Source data

**********

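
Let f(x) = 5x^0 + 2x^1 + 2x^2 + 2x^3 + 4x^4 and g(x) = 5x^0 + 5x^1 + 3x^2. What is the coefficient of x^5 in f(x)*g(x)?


Cauchy product at x^5:
2*3 + 4*5
= 26

26


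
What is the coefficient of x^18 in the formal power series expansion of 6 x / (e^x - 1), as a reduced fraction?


The exponential generating function for Bernoulli numbers is
x / (e^x - 1) = sum_{k>=0} B_k x^k / k!.
So the coefficient of x^18 in 6 x / (e^x - 1) is 6 B_18 / 18!.
Computing: B_18 = 43867/798, 18! = 6402373705728000, giving
6 * 43867/798 / 6402373705728000 = 43867/851515702861824000.

43867/851515702861824000


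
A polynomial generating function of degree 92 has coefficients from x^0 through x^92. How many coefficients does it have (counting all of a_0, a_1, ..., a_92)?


A polynomial of degree 92 takes the form a_0 + a_1 x + ... + a_92 x^92.
The number of coefficients is 92 + 1 = 93.

93


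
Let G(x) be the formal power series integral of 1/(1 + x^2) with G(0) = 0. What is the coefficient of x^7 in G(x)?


1/(1 + x^2) = sum_{j>=0} (-1)^j x^(2j). Integrating termwise with G(0) = 0:
G(x) = sum_{j>=0} (-1)^j x^(2j+1) / (2j+1) = arctan(x).
Only odd powers are nonzero. For x^7 write 7 = 2*3 + 1, giving
(-1)^3 / 7 = -1/7 = -1/7.

-1/7


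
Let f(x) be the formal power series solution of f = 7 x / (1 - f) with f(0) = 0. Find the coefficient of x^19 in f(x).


Apply Lagrange inversion: f = 7 x * phi(f) with phi(t) = 1/(1 - t), so
[x^n] f = 7^n * (1/n) [t^(n-1)] phi(t)^n = 7^n * (1/n) [t^(n-1)] (1 - t)^(-n) = 7^n * (1/n) C(2n - 2, n - 1) = 7^n * C_{n-1}.
For n = 19: C_18 = C(36, 18) / 19 = 9075135300/19 = 477638700.
With the 7^19 = 11398895185373143 factor, the coefficient is 11398895185373143 * 477638700 = 5444553477777887037434100.

5444553477777887037434100


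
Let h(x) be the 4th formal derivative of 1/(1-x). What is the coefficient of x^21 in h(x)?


Differentiating 4 times: d^4/dx^4 [1/(1-x)] = 4!/(1-x)^5.
The expansion 1/(1-x)^5 = sum_{k>=0} C(k+4, 4) x^k, so the coefficient of x^n in 4!/(1-x)^5 is 4! * C(n+4, 4).
For n = 21: 24 * C(25, 4) = 24 * 12650 = 303600

303600


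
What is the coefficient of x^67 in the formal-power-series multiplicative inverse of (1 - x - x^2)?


Let the inverse be f(x) = sum_{k>=0} a_k x^k. From f(x) * (1 - x - x^2) = 1 and matching coefficients:
 x^0: a_0 = 1.
 x^1: a_1 - a_0 = 0, so a_1 = 1.
 x^k (k >= 2): a_k - a_{k-1} - a_{k-2} = 0, i.e. a_k = a_{k-1} + a_{k-2}.
This is the Fibonacci-type recurrence shifted so that a_0 = a_1 = 1.
Iterating: a_0=1, a_1=1, a_2=2, a_3=3, a_4=5, a_5=8, a_6=13, a_7=21, a_8=34, a_9=55, ...
a_67 = 72723460248141.

72723460248141


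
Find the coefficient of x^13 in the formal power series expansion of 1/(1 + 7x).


Write 1/(1 + c x) = 1/(1 - (-c) x) and apply the geometric-series identity
1/(1 - y) = sum_{k>=0} y^k to get 1/(1 + c x) = sum_{k>=0} (-c)^k x^k.
So the coefficient of x^k is (-c)^k = (-1)^k * c^k.
Here c = 7 and k = 13:
(-7)^13 = -1 * 96889010407 = -96889010407

-96889010407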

**********

### EXERCISE BRIEF
Give the data again in full, exactly.

### YOUR SOLUTION
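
Let f(x) = 5x^0 + 2x^1 + 2x^2 + 2x^3 + 4x^4 and g(x) = 5x^0 + 5x^1 + 3x^2. What is the coefficient of x^5 in f(x)*g(x)?


Cauchy product at x^5:
2*3 + 4*5
= 26

26


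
What is the coefficient of x^18 in the formal power series expansion of 6 x / (e^x - 1), as a reduced fraction?


The exponential generating function for Bernoulli numbers is
x / (e^x - 1) = sum_{k>=0} B_k x^k / k!.
So the coefficient of x^18 in 6 x / (e^x - 1) is 6 B_18 / 18!.
Computing: B_18 = 43867/798, 18! = 6402373705728000, giving
6 * 43867/798 / 6402373705728000 = 43867/851515702861824000.

43867/851515702861824000


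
A polynomial generating function of degree 92 has coefficients from x^0 through x^92. How many coefficients does it have (counting all of a_0, a_1, ..., a_92)?


A polynomial of degree 92 takes the form a_0 + a_1 x + ... + a_92 x^92.
The number of coefficients is 92 + 1 = 93.

93


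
Let G(x) be the formal power series integral of 1/(1 + x^2) with G(0) = 0. What is the coefficient of x^7 in G(x)?


1/(1 + x^2) = sum_{j>=0} (-1)^j x^(2j). Integrating termwise with G(0) = 0:
G(x) = sum_{j>=0} (-1)^j x^(2j+1) / (2j+1) = arctan(x).
Only odd powers are nonzero. For x^7 write 7 = 2*3 + 1, giving
(-1)^3 / 7 = -1/7 = -1/7.

-1/7


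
Let f(x) be the formal power series solution of f = 7 x / (1 - f) with f(0) = 0. Find the coefficient of x^19 in f(x).


Apply Lagrange inversion: f = 7 x * phi(f) with phi(t) = 1/(1 - t), so
[x^n] f = 7^n * (1/n) [t^(n-1)] phi(t)^n = 7^n * (1/n) [t^(n-1)] (1 - t)^(-n) = 7^n * (1/n) C(2n - 2, n - 1) = 7^n * C_{n-1}.
For n = 19: C_18 = C(36, 18) / 19 = 9075135300/19 = 477638700.
With the 7^19 = 11398895185373143 factor, the coefficient is 11398895185373143 * 477638700 = 5444553477777887037434100.

5444553477777887037434100


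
Let h(x) be the 4th formal derivative of 1/(1-x). What is the coefficient of x^21 in h(x)?


Differentiating 4 times: d^4/dx^4 [1/(1-x)] = 4!/(1-x)^5.
The expansion 1/(1-x)^5 = sum_{k>=0} C(k+4, 4) x^k, so the coefficient of x^n in 4!/(1-x)^5 is 4! * C(n+4, 4).
For n = 21: 24 * C(25, 4) = 24 * 12650 = 303600

303600


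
What is the coefficient of x^67 in the formal-power-series multiplicative inverse of (1 - x - x^2)?


Let the inverse be f(x) = sum_{k>=0} a_k x^k. From f(x) * (1 - x - x^2) = 1 and matching coefficients:
 x^0: a_0 = 1.
 x^1: a_1 - a_0 = 0, so a_1 = 1.
 x^k (k >= 2): a_k - a_{k-1} - a_{k-2} = 0, i.e. a_k = a_{k-1} + a_{k-2}.
This is the Fibonacci-type recurrence shifted so that a_0 = a_1 = 1.
Iterating: a_0=1, a_1=1, a_2=2, a_3=3, a_4=5, a_5=8, a_6=13, a_7=21, a_8=34, a_9=55, ...
a_67 = 72723460248141.

72723460248141


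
Find the coefficient of x^13 in the formal power series expansion of 1/(1 + 7x).


Write 1/(1 + c x) = 1/(1 - (-c) x) and apply the geometric-series identity
1/(1 - y) = sum_{k>=0} y^k to get 1/(1 + c x) = sum_{k>=0} (-c)^k x^k.
So the coefficient of x^k is (-c)^k = (-1)^k * c^k.
Here c = 7 and k = 13:
(-7)^13 = -1 * 96889010407 = -96889010407

-96889010407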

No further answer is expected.